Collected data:
━━━━━━━━━━━━━━━━━━━━
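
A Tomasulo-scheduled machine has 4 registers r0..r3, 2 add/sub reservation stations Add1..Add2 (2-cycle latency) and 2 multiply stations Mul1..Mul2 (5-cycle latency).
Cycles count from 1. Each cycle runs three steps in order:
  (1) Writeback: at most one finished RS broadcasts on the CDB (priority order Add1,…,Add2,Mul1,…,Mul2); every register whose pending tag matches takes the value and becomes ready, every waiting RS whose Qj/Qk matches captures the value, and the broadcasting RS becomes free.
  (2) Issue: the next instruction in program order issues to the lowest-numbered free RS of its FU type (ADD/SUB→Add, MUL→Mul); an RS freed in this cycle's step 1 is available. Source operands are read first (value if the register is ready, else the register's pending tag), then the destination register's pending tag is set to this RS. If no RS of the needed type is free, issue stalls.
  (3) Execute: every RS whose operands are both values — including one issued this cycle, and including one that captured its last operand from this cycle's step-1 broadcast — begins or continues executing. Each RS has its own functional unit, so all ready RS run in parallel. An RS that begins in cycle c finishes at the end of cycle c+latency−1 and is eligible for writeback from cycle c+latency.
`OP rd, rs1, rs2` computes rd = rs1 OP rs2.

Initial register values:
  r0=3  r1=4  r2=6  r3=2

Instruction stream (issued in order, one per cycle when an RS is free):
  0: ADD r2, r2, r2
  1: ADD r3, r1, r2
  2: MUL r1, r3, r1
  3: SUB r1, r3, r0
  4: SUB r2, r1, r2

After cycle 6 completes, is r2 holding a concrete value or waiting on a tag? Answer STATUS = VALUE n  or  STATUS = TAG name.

STATUS = TAG Add2

  c1: issue ADD r2<-Add1  regs: r0:3,r1:4,r2:Add1,r3:2
  c2: issue ADD r3<-Add2  regs: r0:3,r1:4,r2:Add1,r3:Add2
  c3: CDB Add1=12; issue MUL r1<-Mul1  regs: r0:3,r1:Mul1,r2:12,r3:Add2
  c4: issue SUB r1<-Add1  regs: r0:3,r1:Add1,r2:12,r3:Add2
  c5: CDB Add2=16; issue SUB r2<-Add2  regs: r0:3,r1:Add1,r2:Add2,r3:16
  c6: -  regs: r0:3,r1:Add1,r2:Add2,r3:16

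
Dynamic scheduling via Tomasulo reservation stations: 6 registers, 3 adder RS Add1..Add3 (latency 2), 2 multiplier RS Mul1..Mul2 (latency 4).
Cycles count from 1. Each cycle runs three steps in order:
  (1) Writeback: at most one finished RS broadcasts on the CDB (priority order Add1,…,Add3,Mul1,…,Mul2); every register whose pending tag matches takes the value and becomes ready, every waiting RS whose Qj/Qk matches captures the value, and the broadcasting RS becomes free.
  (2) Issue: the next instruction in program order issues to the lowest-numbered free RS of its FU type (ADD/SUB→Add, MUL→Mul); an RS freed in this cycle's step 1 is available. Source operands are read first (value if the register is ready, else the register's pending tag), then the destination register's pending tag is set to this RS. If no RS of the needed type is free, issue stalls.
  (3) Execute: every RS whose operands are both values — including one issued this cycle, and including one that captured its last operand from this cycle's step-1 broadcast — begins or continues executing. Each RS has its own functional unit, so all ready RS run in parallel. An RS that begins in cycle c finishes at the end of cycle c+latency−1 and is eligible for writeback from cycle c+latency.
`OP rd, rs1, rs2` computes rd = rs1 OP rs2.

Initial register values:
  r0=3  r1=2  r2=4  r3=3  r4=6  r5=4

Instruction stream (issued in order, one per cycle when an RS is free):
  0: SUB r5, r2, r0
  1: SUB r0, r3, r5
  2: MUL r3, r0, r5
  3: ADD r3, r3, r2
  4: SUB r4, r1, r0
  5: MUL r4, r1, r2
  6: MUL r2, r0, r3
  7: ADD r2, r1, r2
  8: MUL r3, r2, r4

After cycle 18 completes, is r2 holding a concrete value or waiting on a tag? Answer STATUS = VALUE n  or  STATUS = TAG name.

STATUS = VALUE 14

c1: issue SUB r5<-Add1 | r0:3,r1:2,r2:4,r3:3,r4:6,r5:Add1
c2: issue SUB r0<-Add2 | r0:Add2,r1:2,r2:4,r3:3,r4:6,r5:Add1
c3: CDB Add1=1; issue MUL r3<-Mul1 | r0:Add2,r1:2,r2:4,r3:Mul1,r4:6,r5:1
c4: issue ADD r3<-Add1 | r0:Add2,r1:2,r2:4,r3:Add1,r4:6,r5:1
c5: CDB Add2=2; issue SUB r4<-Add2 | r0:2,r1:2,r2:4,r3:Add1,r4:Add2,r5:1
c6: issue MUL r4<-Mul2 | r0:2,r1:2,r2:4,r3:Add1,r4:Mul2,r5:1
c7: CDB Add2=0; stall | r0:2,r1:2,r2:4,r3:Add1,r4:Mul2,r5:1
c8: stall | r0:2,r1:2,r2:4,r3:Add1,r4:Mul2,r5:1
c9: CDB Mul1=2; issue MUL r2<-Mul1 | r0:2,r1:2,r2:Mul1,r3:Add1,r4:Mul2,r5:1
c10: CDB Mul2=8; issue ADD r2<-Add2 | r0:2,r1:2,r2:Add2,r3:Add1,r4:8,r5:1
c11: CDB Add1=6; issue MUL r3<-Mul2 | r0:2,r1:2,r2:Add2,r3:Mul2,r4:8,r5:1
c12: - | r0:2,r1:2,r2:Add2,r3:Mul2,r4:8,r5:1
c13: - | r0:2,r1:2,r2:Add2,r3:Mul2,r4:8,r5:1
c14: - | r0:2,r1:2,r2:Add2,r3:Mul2,r4:8,r5:1
c15: CDB Mul1=12 | r0:2,r1:2,r2:Add2,r3:Mul2,r4:8,r5:1
c16: - | r0:2,r1:2,r2:Add2,r3:Mul2,r4:8,r5:1
c17: CDB Add2=14 | r0:2,r1:2,r2:14,r3:Mul2,r4:8,r5:1
c18: - | r0:2,r1:2,r2:14,r3:Mul2,r4:8,r5:1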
━━━━━━━━━━━━━━━━━━━━
■ **Required action**
Find the word "priority" in the records. Copy every line it appears in.

■ **Task response**
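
  (1) Writeback: at most one finished RS broadcasts on the CDB (priority order Add1,…,Add2,Mul1,…,Mul2); every register whose pending tag matches takes the value and becomes ready, every waiting RS whose Qj/Qk matches captures the value, and the broadcasting RS becomes free.
  (1) Writeback: at most one finished RS broadcasts on the CDB (priority order Add1,…,Add3,Mul1,…,Mul2); every register whose pending tag matches takes the value and becomes ready, every waiting RS whose Qj/Qk matches captures the value, and the broadcasting RS becomes free.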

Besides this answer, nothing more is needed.